(Dataset records)
++++++

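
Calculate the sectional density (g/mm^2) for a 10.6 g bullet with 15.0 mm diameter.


SD = m/d^2 = 10.6/15.0^2 = 0.04711 g/mm^2

0.04711 g/mm^2


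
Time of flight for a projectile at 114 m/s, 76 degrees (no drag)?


T = 2*v0*sin(theta)/g = 2*114*sin(76°)/9.81 = 22.55 s

22.55 s


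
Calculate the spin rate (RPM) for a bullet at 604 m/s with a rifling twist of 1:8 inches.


twist_m = 8*0.0254 = 0.2032 m
spin = v/twist = 604/0.2032 = 2972.441 rev/s
RPM = spin*60 = 2972.441*60 ≈ 178346 RPM

178346 RPM


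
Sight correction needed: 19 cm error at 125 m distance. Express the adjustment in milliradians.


1 mrad subtends 1 cm per 10 m of range, so adj = error_cm / (dist_m / 10) = 19 / (125/10) = 1.52 mrad

1.52 mrad


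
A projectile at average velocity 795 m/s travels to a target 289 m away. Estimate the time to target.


t = d/v = 289/795 = 0.3635 s

0.3635 s


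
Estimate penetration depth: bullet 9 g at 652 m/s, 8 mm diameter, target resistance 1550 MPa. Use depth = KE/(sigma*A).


A = pi*(d/2)^2 = pi*(8/2)^2 = 50.2655 mm^2
E = 0.5*m*v^2 = 0.5*0.009*652^2 = 1912.97 J
depth = E/(sigma*A) = 1912.97 J / (1550 MPa * 50.2655 mm^2) = 1912.97/(1550 * 50.2655) m = 0.0245531 m ≈ 24.55 mm

24.55 mm


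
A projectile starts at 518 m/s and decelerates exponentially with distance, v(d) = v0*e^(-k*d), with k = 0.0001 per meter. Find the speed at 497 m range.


v = v0*exp(-k*d) = 518*exp(-0.0001*497) = 492.9 m/s

492.9 m/s


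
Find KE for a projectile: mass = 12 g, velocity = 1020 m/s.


E = 0.5*m*v^2 = 0.5*0.012*1020^2 = 6242 J

6242 J


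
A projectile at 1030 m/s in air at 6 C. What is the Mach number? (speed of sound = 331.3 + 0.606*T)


a = 331.3 + 0.606*(6) = 334.936 m/s
M = v/a = 1030/334.936 = 3.075

3.075


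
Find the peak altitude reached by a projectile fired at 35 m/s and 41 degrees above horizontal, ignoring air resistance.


H = (v0*sin(theta))^2 / (2g) = (35*sin(41°))^2 / (2*9.81) = 26.87 m

26.87 m


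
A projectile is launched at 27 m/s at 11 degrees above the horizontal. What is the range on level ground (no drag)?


R = v0^2 * sin(2*theta) / g = 27^2 * sin(2*11°) / 9.81 = 27.84 m

27.84 m


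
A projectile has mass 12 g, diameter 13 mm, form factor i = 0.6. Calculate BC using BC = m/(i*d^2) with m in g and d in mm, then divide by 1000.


BC = m/(i*d^2*1000) = 12/(0.6 * 13^2 * 1000) = 0.0001183

0.0001183


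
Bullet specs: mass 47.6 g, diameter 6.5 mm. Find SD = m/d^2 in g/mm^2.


SD = m/d^2 = 47.6/6.5^2 = 1.127 g/mm^2

1.127 g/mm^2


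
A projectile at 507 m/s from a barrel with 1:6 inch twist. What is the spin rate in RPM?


twist_m = 6*0.0254 = 0.1524 m
spin = v/twist = 507/0.1524 = 3326.772 rev/s
RPM = spin*60 = 3326.772*60 ≈ 199606 RPM

199606 RPM


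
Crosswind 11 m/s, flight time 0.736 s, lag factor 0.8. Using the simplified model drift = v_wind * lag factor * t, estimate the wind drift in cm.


drift = v_wind * lag * t = 11 * 0.8 * 0.736 = 6.4768 m ≈ 647.7 cm

647.7 cm


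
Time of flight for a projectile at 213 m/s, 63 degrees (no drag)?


T = 2*v0*sin(theta)/g = 2*213*sin(63°)/9.81 = 38.69 s

38.69 s


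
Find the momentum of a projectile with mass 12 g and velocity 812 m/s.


p = m*v = 0.012*812 = 9.744 kg·m/s

9.744 kg·m/s


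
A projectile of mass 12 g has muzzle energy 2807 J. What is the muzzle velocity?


v = sqrt(2*E/m) = sqrt(2*2807/0.012) = 684 m/s

684 m/s


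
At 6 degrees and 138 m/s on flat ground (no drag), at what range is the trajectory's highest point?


R = v0^2*sin(2*theta)/g = 138^2*sin(2*6°)/9.81 = 403.616 m
apex_dist = R/2 = 403.616/2 = 201.8 m

201.8 m


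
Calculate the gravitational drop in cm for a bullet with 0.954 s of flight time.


drop = 0.5*g*t^2 = 0.5*9.81*0.954^2 = 4.46412 m ≈ 446.4 cm

446.4 cm


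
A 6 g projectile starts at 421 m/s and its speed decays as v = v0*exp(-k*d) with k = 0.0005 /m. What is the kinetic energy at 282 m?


v = v0*exp(-k*d) = 421*exp(-0.0005*282) = 365.634 m/s
E = 0.5*m*v^2 = 0.5*0.006*365.634^2 = 401.1 J

401.1 J


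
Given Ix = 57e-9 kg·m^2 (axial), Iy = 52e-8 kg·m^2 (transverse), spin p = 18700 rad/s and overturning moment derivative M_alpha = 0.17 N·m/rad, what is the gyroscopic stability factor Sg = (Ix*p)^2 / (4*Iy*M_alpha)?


Sg = Ix^2 * p^2 / (4 * Iy * M_alpha) = (57e-9)^2 * 18700^2 / (4 * 52e-8 * 0.17) = 3.213

3.213


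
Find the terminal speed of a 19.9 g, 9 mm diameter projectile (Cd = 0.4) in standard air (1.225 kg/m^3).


A = pi*(d/2)^2 = pi*(9/2000)^2 = 6.36173e-05 m^2
vt = sqrt(2mg/(Cd*rho*A)) = sqrt(2*0.0199*9.81/(0.4 * 1.225 * 6.36173e-05)) = 111.9 m/s

111.9 m/s


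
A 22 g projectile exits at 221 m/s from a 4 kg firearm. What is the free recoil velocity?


v_recoil = m_p * v_p / m_gun = 0.022 * 221 / 4 = 1.216 m/s

1.216 m/s


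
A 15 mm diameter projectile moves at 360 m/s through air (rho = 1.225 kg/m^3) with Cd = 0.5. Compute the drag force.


A = pi*(d/2)^2 = pi*(15/2000)^2 = 1.76715e-04 m^2
Fd = 0.5*Cd*rho*A*v^2 = 0.5*0.5*1.225*1.76715e-04*360^2 = 7.014 N

7.014 N


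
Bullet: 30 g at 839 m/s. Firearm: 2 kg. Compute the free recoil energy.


v_r = m_p*v_p/m_gun = 0.03*839/2 = 12.585 m/s, E_r = 0.5*m_gun*v_r^2 = 0.5*2*12.585^2 = 158.4 J

158.4 J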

++++++

Write out every line of the data exactly, leaving nothing out.

• **WRITTEN ANSWER**:
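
Calculate the sectional density (g/mm^2) for a 10.6 g bullet with 15.0 mm diameter.


SD = m/d^2 = 10.6/15.0^2 = 0.04711 g/mm^2

0.04711 g/mm^2


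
Time of flight for a projectile at 114 m/s, 76 degrees (no drag)?


T = 2*v0*sin(theta)/g = 2*114*sin(76°)/9.81 = 22.55 s

22.55 s


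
Calculate the spin rate (RPM) for a bullet at 604 m/s with a rifling twist of 1:8 inches.


twist_m = 8*0.0254 = 0.2032 m
spin = v/twist = 604/0.2032 = 2972.441 rev/s
RPM = spin*60 = 2972.441*60 ≈ 178346 RPM

178346 RPM


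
Sight correction needed: 19 cm error at 125 m distance. Express the adjustment in milliradians.


1 mrad subtends 1 cm per 10 m of range, so adj = error_cm / (dist_m / 10) = 19 / (125/10) = 1.52 mrad

1.52 mrad


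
A projectile at average velocity 795 m/s travels to a target 289 m away. Estimate the time to target.


t = d/v = 289/795 = 0.3635 s

0.3635 s


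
Estimate penetration depth: bullet 9 g at 652 m/s, 8 mm diameter, target resistance 1550 MPa. Use depth = KE/(sigma*A).


A = pi*(d/2)^2 = pi*(8/2)^2 = 50.2655 mm^2
E = 0.5*m*v^2 = 0.5*0.009*652^2 = 1912.97 J
depth = E/(sigma*A) = 1912.97 J / (1550 MPa * 50.2655 mm^2) = 1912.97/(1550 * 50.2655) m = 0.0245531 m ≈ 24.55 mm

24.55 mm


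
A projectile starts at 518 m/s and decelerates exponentially with distance, v(d) = v0*e^(-k*d), with k = 0.0001 per meter. Find the speed at 497 m range.


v = v0*exp(-k*d) = 518*exp(-0.0001*497) = 492.9 m/s

492.9 m/s


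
Find KE for a projectile: mass = 12 g, velocity = 1020 m/s.


E = 0.5*m*v^2 = 0.5*0.012*1020^2 = 6242 J

6242 J


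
A projectile at 1030 m/s in air at 6 C. What is the Mach number? (speed of sound = 331.3 + 0.606*T)


a = 331.3 + 0.606*(6) = 334.936 m/s
M = v/a = 1030/334.936 = 3.075

3.075


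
Find the peak altitude reached by a projectile fired at 35 m/s and 41 degrees above horizontal, ignoring air resistance.


H = (v0*sin(theta))^2 / (2g) = (35*sin(41°))^2 / (2*9.81) = 26.87 m

26.87 m


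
A projectile is launched at 27 m/s at 11 degrees above the horizontal. What is the range on level ground (no drag)?


R = v0^2 * sin(2*theta) / g = 27^2 * sin(2*11°) / 9.81 = 27.84 m

27.84 m


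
A projectile has mass 12 g, diameter 13 mm, form factor i = 0.6. Calculate BC using BC = m/(i*d^2) with m in g and d in mm, then divide by 1000.


BC = m/(i*d^2*1000) = 12/(0.6 * 13^2 * 1000) = 0.0001183

0.0001183


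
Bullet specs: mass 47.6 g, diameter 6.5 mm. Find SD = m/d^2 in g/mm^2.


SD = m/d^2 = 47.6/6.5^2 = 1.127 g/mm^2

1.127 g/mm^2


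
A projectile at 507 m/s from a barrel with 1:6 inch twist. What is the spin rate in RPM?


twist_m = 6*0.0254 = 0.1524 m
spin = v/twist = 507/0.1524 = 3326.772 rev/s
RPM = spin*60 = 3326.772*60 ≈ 199606 RPM

199606 RPM


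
Crosswind 11 m/s, flight time 0.736 s, lag factor 0.8. Using the simplified model drift = v_wind * lag factor * t, estimate the wind drift in cm.


drift = v_wind * lag * t = 11 * 0.8 * 0.736 = 6.4768 m ≈ 647.7 cm

647.7 cm


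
Time of flight for a projectile at 213 m/s, 63 degrees (no drag)?


T = 2*v0*sin(theta)/g = 2*213*sin(63°)/9.81 = 38.69 s

38.69 s


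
Find the momentum of a projectile with mass 12 g and velocity 812 m/s.


p = m*v = 0.012*812 = 9.744 kg·m/s

9.744 kg·m/s


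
A projectile of mass 12 g has muzzle energy 2807 J. What is the muzzle velocity?


v = sqrt(2*E/m) = sqrt(2*2807/0.012) = 684 m/s

684 m/s


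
At 6 degrees and 138 m/s on flat ground (no drag), at what range is the trajectory's highest point?


R = v0^2*sin(2*theta)/g = 138^2*sin(2*6°)/9.81 = 403.616 m
apex_dist = R/2 = 403.616/2 = 201.8 m

201.8 m


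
Calculate the gravitational drop in cm for a bullet with 0.954 s of flight time.


drop = 0.5*g*t^2 = 0.5*9.81*0.954^2 = 4.46412 m ≈ 446.4 cm

446.4 cm


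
A 6 g projectile starts at 421 m/s and its speed decays as v = v0*exp(-k*d) with k = 0.0005 /m. What is the kinetic energy at 282 m?


v = v0*exp(-k*d) = 421*exp(-0.0005*282) = 365.634 m/s
E = 0.5*m*v^2 = 0.5*0.006*365.634^2 = 401.1 J

401.1 J


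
Given Ix = 57e-9 kg·m^2 (axial), Iy = 52e-8 kg·m^2 (transverse), spin p = 18700 rad/s and overturning moment derivative M_alpha = 0.17 N·m/rad, what is the gyroscopic stability factor Sg = (Ix*p)^2 / (4*Iy*M_alpha)?


Sg = Ix^2 * p^2 / (4 * Iy * M_alpha) = (57e-9)^2 * 18700^2 / (4 * 52e-8 * 0.17) = 3.213

3.213


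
Find the terminal speed of a 19.9 g, 9 mm diameter projectile (Cd = 0.4) in standard air (1.225 kg/m^3).


A = pi*(d/2)^2 = pi*(9/2000)^2 = 6.36173e-05 m^2
vt = sqrt(2mg/(Cd*rho*A)) = sqrt(2*0.0199*9.81/(0.4 * 1.225 * 6.36173e-05)) = 111.9 m/s

111.9 m/s


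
A 22 g projectile exits at 221 m/s from a 4 kg firearm. What is the free recoil velocity?


v_recoil = m_p * v_p / m_gun = 0.022 * 221 / 4 = 1.216 m/s

1.216 m/s


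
A 15 mm diameter projectile moves at 360 m/s through air (rho = 1.225 kg/m^3) with Cd = 0.5. Compute the drag force.


A = pi*(d/2)^2 = pi*(15/2000)^2 = 1.76715e-04 m^2
Fd = 0.5*Cd*rho*A*v^2 = 0.5*0.5*1.225*1.76715e-04*360^2 = 7.014 N

7.014 N


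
Bullet: 30 g at 839 m/s. Firearm: 2 kg. Compute the free recoil energy.


v_r = m_p*v_p/m_gun = 0.03*839/2 = 12.585 m/s, E_r = 0.5*m_gun*v_r^2 = 0.5*2*12.585^2 = 158.4 J

158.4 J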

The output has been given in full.